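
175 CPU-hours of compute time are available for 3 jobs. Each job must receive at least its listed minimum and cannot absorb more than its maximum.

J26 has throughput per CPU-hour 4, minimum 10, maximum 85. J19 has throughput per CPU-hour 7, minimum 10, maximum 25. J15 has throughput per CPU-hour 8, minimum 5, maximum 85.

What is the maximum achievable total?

1115

Meeting every minimum uses 10+10+5 = 25 CPU-hours, leaving 150.
Highest throughput per CPU-hour first: J15 8 > J19 7 > J26 4.
J15: +80 to 85 (cap) → 70 left.
Give J19 15 more to hit its cap of 25 → 55 left.
J26: +55 (room for 75) → 65. Pool exhausted.
Total = 4×65 + 7×25 + 8×85 = 1115.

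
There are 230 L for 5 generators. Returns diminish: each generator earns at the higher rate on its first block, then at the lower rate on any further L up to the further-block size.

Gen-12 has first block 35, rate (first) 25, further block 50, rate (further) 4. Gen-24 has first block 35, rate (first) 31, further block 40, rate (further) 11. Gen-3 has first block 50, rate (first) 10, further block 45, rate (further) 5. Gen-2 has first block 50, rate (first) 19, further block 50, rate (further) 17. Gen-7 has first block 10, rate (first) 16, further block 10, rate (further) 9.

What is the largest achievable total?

Treat each block as its own option and order by rate: Gen-24/tier1 31 > Gen-12/tier1 25 > Gen-2/tier1 19 > Gen-2/tier2 17 > Gen-7/tier1 16 > Gen-24/tier2 11 > Gen-3/tier1 10 > Gen-7/tier2 9 > Gen-3/tier2 5 > Gen-12/tier2 4.
Gen-24/tier1 (31): +35 → 195 left.
Gen-12 tier1 at 25: fill all 35 → 160 left.
Gen-2 tier1 at 19: fill all 50 → 110 left.
Gen-2 tier2 at 17: fill all 50 → 60 left.
Gen-7 tier1 at 16: fill all 10 → 50 left.
Gen-24/tier2 (11): +40 → 10 left.
10 remain; put them into Gen-3 tier1 at 10.
Total = 31×35 + 25×35 + 19×50 + 17×50 + 16×10 + 11×40 + 10×10 = 4460.

4460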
^^^^^^^^^^^^^^^^
* Task description
For each line in the data, set it down again exactly.

* Expected output
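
175 CPU-hours of compute time are available for 3 jobs. Each job must receive at least its listed minimum and cannot absorb more than its maximum.

J26 has throughput per CPU-hour 4, minimum 10, maximum 85. J19 has throughput per CPU-hour 7, minimum 10, maximum 25. J15 has throughput per CPU-hour 8, minimum 5, maximum 85.

What is the maximum achievable total?

1115

Meeting every minimum uses 10+10+5 = 25 CPU-hours, leaving 150.
Highest throughput per CPU-hour first: J15 8 > J19 7 > J26 4.
J15: +80 to 85 (cap) → 70 left.
Give J19 15 more to hit its cap of 25 → 55 left.
J26: +55 (room for 75) → 65. Pool exhausted.
Total = 4×65 + 7×25 + 8×85 = 1115.

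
There are 230 L for 5 generators. Returns diminish: each generator earns at the higher rate on its first block, then at the lower rate on any further L up to the further-block size.

Gen-12 has first block 35, rate (first) 25, further block 50, rate (further) 4. Gen-24 has first block 35, rate (first) 31, further block 40, rate (further) 11. Gen-3 has first block 50, rate (first) 10, further block 45, rate (further) 5. Gen-2 has first block 50, rate (first) 19, further block 50, rate (further) 17. Gen-7 has first block 10, rate (first) 16, further block 10, rate (further) 9.

What is the largest achievable total?

Treat each block as its own option and order by rate: Gen-24/tier1 31 > Gen-12/tier1 25 > Gen-2/tier1 19 > Gen-2/tier2 17 > Gen-7/tier1 16 > Gen-24/tier2 11 > Gen-3/tier1 10 > Gen-7/tier2 9 > Gen-3/tier2 5 > Gen-12/tier2 4.
Gen-24/tier1 (31): +35 → 195 left.
Gen-12 tier1 at 25: fill all 35 → 160 left.
Gen-2 tier1 at 19: fill all 50 → 110 left.
Gen-2 tier2 at 17: fill all 50 → 60 left.
Gen-7 tier1 at 16: fill all 10 → 50 left.
Gen-24/tier2 (11): +40 → 10 left.
10 remain; put them into Gen-3 tier1 at 10.
Total = 31×35 + 25×35 + 19×50 + 17×50 + 16×10 + 11×40 + 10×10 = 4460.

4460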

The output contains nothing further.